- _TASK DESCRIPTION_: Using the records below, quote only the span that opens with the line containing "Answer: -2516189/1974 ≈ -1274.7" and closes with the line containing "Answer: -513", exactly and inclusively.

- _ENTRIES SHOWN_:
————

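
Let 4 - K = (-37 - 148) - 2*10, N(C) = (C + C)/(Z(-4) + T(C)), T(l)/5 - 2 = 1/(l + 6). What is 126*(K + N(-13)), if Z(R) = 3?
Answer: 1120896/43 ≈ 26067.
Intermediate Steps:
T(l) = 10 + 5/(6 + l) (T(l) = 10 + 5/(l + 6) = 10 + 5/(6 + l))
N(C) = 2*C/(3 + 5*(13 + 2*C)/(6 + C)) (N(C) = (C + C)/(3 + 5*(13 + 2*C)/(6 + C)) = (2*C)/(3 + 5*(13 + 2*C)/(6 + C)) = 2*C/(3 + 5*(13 + 2*C)/(6 + C)))
K = 209 (K = 4 - ((-37 - 148) - 2*10) = 4 - (-185 - 20) = 4 - 1*(-205) = 4 + 205 = 209)
126*(K + N(-13)) = 126*(209 + 2*(-13)*(6 - 13)/(83 + 13*(-13))) = 126*(209 + 2*(-13)*(-7)/(83 - 169)) = 126*(209 + 2*(-13)*(-7)/(-86)) = 126*(209 + 2*(-13)*(-1/86)*(-7)) = 126*(209 - 91/43) = 126*(8896/43) = 1120896/43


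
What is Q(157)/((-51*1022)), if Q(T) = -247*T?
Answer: 38779/52122 ≈ 0.74400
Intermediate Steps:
Q(T) = -247*T
Q(157)/((-51*1022)) = (-247*157)/((-51*1022)) = -38779/(-52122) = -38779*(-1/52122) = 38779/52122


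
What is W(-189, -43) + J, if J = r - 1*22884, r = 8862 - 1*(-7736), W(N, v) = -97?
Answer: -6383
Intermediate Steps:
r = 16598 (r = 8862 + 7736 = 16598)
J = -6286 (J = 16598 - 1*22884 = 16598 - 22884 = -6286)
W(-189, -43) + J = -97 - 6286 = -6383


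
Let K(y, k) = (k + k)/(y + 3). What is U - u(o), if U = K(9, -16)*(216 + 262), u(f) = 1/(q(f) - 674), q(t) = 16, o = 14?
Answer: -2516189/1974 ≈ -1274.7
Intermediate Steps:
K(y, k) = 2*k/(3 + y) (K(y, k) = (2*k)/(3 + y) = 2*k/(3 + y))
u(f) = -1/658 (u(f) = 1/(16 - 674) = 1/(-658) = -1/658)
U = -3824/3 (U = (2*(-16)/(3 + 9))*(216 + 262) = (2*(-16)/12)*478 = (2*(-16)*(1/12))*478 = -8/3*478 = -3824/3 ≈ -1274.7)
U - u(o) = -3824/3 - 1*(-1/658) = -3824/3 + 1/658 = -2516189/1974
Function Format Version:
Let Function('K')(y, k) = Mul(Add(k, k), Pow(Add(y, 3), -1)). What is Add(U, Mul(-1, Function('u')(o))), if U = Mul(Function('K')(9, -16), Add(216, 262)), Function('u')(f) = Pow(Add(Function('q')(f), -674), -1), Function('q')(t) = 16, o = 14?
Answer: Rational(-2516189, 1974) ≈ -1274.7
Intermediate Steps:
Function('K')(y, k) = Mul(2, k, Pow(Add(3, y), -1)) (Function('K')(y, k) = Mul(Mul(2, k), Pow(Add(3, y), -1)) = Mul(2, k, Pow(Add(3, y), -1)))
Function('u')(f) = Rational(-1, 658) (Function('u')(f) = Pow(Add(16, -674), -1) = Pow(-658, -1) = Rational(-1, 658))
U = Rational(-3824, 3) (U = Mul(Mul(2, -16, Pow(Add(3, 9), -1)), Add(216, 262)) = Mul(Mul(2, -16, Pow(12, -1)), 478) = Mul(Mul(2, -16, Rational(1, 12)), 478) = Mul(Rational(-8, 3), 478) = Rational(-3824, 3) ≈ -1274.7)
Add(U, Mul(-1, Function('u')(o))) = Add(Rational(-3824, 3), Mul(-1, Rational(-1, 658))) = Add(Rational(-3824, 3), Rational(1, 658)) = Rational(-2516189, 1974)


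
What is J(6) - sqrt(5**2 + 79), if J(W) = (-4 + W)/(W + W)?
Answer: 1/6 - 2*sqrt(26) ≈ -10.031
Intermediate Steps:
J(W) = (-4 + W)/(2*W) (J(W) = (-4 + W)/((2*W)) = (-4 + W)*(1/(2*W)) = (-4 + W)/(2*W))
J(6) - sqrt(5**2 + 79) = (1/2)*(-4 + 6)/6 - sqrt(5**2 + 79) = (1/2)*(1/6)*2 - sqrt(25 + 79) = 1/6 - sqrt(104) = 1/6 - 2*sqrt(26)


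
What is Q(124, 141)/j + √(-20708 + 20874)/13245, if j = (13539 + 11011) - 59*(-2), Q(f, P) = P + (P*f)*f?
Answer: 2168157/24668 + √166/13245 ≈ 87.895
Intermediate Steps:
Q(f, P) = P + P*f²
j = 24668 (j = 24550 + 118 = 24668)
Q(124, 141)/j + √(-20708 + 20874)/13245 = (141*(1 + 124²))/24668 + √(-20708 + 20874)/13245 = (141*(1 + 15376))*(1/24668) + √166*(1/13245) = (141*15377)*(1/24668) + √166/13245 = 2168157*(1/24668) + √166/13245 = 2168157/24668 + √166/13245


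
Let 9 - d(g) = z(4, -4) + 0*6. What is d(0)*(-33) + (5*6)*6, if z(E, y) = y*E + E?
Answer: -513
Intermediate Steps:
z(E, y) = E + E*y (z(E, y) = E*y + E = E + E*y)
d(g) = 21 (d(g) = 9 - (4*(1 - 4) + 0*6) = 9 - (4*(-3) + 0) = 9 - (-12 + 0) = 9 - 1*(-12) = 9 + 12 = 21)
d(0)*(-33) + (5*6)*6 = 21*(-33) + (5*6)*6 = -693 + 30*6 = -693 + 180 = -513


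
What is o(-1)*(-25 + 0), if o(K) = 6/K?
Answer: 150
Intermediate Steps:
o(-1)*(-25 + 0) = (6/(-1))*(-25 + 0) = (6*(-1))*(-25) = -6*(-25) = 150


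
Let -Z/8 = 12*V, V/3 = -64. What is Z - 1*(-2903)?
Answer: 21335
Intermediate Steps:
V = -192 (V = 3*(-64) = -192)
Z = 18432 (Z = -96*(-192) = -8*(-2304) = 18432)
Z - 1*(-2903) = 18432 - 1*(-2903) = 18432 + 2903 = 21335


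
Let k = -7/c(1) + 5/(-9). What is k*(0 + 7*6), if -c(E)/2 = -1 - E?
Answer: -581/6 ≈ -96.833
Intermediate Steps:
c(E) = 2 + 2*E (c(E) = -2*(-1 - E) = 2 + 2*E)
k = -83/36 (k = -7/(2 + 2*1) + 5/(-9) = -7/(2 + 2) + 5*(-⅑) = -7/4 - 5/9 = -83/36 ≈ -2.3056)
k*(0 + 7*6) = -83*(0 + 7*6)/36 = -83*(0 + 42)/36 = -83/36*42 = -581/6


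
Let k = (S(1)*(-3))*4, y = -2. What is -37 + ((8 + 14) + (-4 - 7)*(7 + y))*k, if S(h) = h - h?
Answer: -37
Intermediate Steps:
S(h) = 0
k = 0 (k = (0*(-3))*4 = 0*4 = 0)
-37 + ((8 + 14) + (-4 - 7)*(7 + y))*k = -37 + ((8 + 14) + (-4 - 7)*(7 - 2))*0 = -37 + (22 - 11*5)*0 = -37 + (22 - 55)*0 = -37 - 33*0 = -37 + 0 = -37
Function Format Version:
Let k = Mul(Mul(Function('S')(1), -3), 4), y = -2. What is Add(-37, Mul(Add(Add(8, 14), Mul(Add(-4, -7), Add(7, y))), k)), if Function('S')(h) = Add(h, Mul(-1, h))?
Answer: -37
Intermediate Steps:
Function('S')(h) = 0
k = 0 (k = Mul(Mul(0, -3), 4) = Mul(0, 4) = 0)
Add(-37, Mul(Add(Add(8, 14), Mul(Add(-4, -7), Add(7, y))), k)) = Add(-37, Mul(Add(Add(8, 14), Mul(Add(-4, -7), Add(7, -2))), 0)) = Add(-37, Mul(Add(22, Mul(-11, 5)), 0)) = Add(-37, Mul(Add(22, -55), 0)) = Add(-37, Mul(-33, 0)) = Add(-37, 0) = -37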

————

- _RESPONSE AREA_:
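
Answer: -2516189/1974 ≈ -1274.7
Intermediate Steps:
K(y, k) = 2*k/(3 + y) (K(y, k) = (2*k)/(3 + y) = 2*k/(3 + y))
u(f) = -1/658 (u(f) = 1/(16 - 674) = 1/(-658) = -1/658)
U = -3824/3 (U = (2*(-16)/(3 + 9))*(216 + 262) = (2*(-16)/12)*478 = (2*(-16)*(1/12))*478 = -8/3*478 = -3824/3 ≈ -1274.7)
U - u(o) = -3824/3 - 1*(-1/658) = -3824/3 + 1/658 = -2516189/1974
Function Format Version:
Let Function('K')(y, k) = Mul(Add(k, k), Pow(Add(y, 3), -1)). What is Add(U, Mul(-1, Function('u')(o))), if U = Mul(Function('K')(9, -16), Add(216, 262)), Function('u')(f) = Pow(Add(Function('q')(f), -674), -1), Function('q')(t) = 16, o = 14?
Answer: Rational(-2516189, 1974) ≈ -1274.7
Intermediate Steps:
Function('K')(y, k) = Mul(2, k, Pow(Add(3, y), -1)) (Function('K')(y, k) = Mul(Mul(2, k), Pow(Add(3, y), -1)) = Mul(2, k, Pow(Add(3, y), -1)))
Function('u')(f) = Rational(-1, 658) (Function('u')(f) = Pow(Add(16, -674), -1) = Pow(-658, -1) = Rational(-1, 658))
U = Rational(-3824, 3) (U = Mul(Mul(2, -16, Pow(Add(3, 9), -1)), Add(216, 262)) = Mul(Mul(2, -16, Pow(12, -1)), 478) = Mul(Mul(2, -16, Rational(1, 12)), 478) = Mul(Rational(-8, 3), 478) = Rational(-3824, 3) ≈ -1274.7)
Add(U, Mul(-1, Function('u')(o))) = Add(Rational(-3824, 3), Mul(-1, Rational(-1, 658))) = Add(Rational(-3824, 3), Rational(1, 658)) = Rational(-2516189, 1974)


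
What is J(6) - sqrt(5**2 + 79), if J(W) = (-4 + W)/(W + W)?
Answer: 1/6 - 2*sqrt(26) ≈ -10.031
Intermediate Steps:
J(W) = (-4 + W)/(2*W) (J(W) = (-4 + W)/((2*W)) = (-4 + W)*(1/(2*W)) = (-4 + W)/(2*W))
J(6) - sqrt(5**2 + 79) = (1/2)*(-4 + 6)/6 - sqrt(5**2 + 79) = (1/2)*(1/6)*2 - sqrt(25 + 79) = 1/6 - sqrt(104) = 1/6 - 2*sqrt(26)


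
What is Q(124, 141)/j + √(-20708 + 20874)/13245, if j = (13539 + 11011) - 59*(-2), Q(f, P) = P + (P*f)*f?
Answer: 2168157/24668 + √166/13245 ≈ 87.895
Intermediate Steps:
Q(f, P) = P + P*f²
j = 24668 (j = 24550 + 118 = 24668)
Q(124, 141)/j + √(-20708 + 20874)/13245 = (141*(1 + 124²))/24668 + √(-20708 + 20874)/13245 = (141*(1 + 15376))*(1/24668) + √166*(1/13245) = (141*15377)*(1/24668) + √166/13245 = 2168157*(1/24668) + √166/13245 = 2168157/24668 + √166/13245


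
Let 9 - d(g) = z(4, -4) + 0*6. What is d(0)*(-33) + (5*6)*6, if z(E, y) = y*E + E?
Answer: -513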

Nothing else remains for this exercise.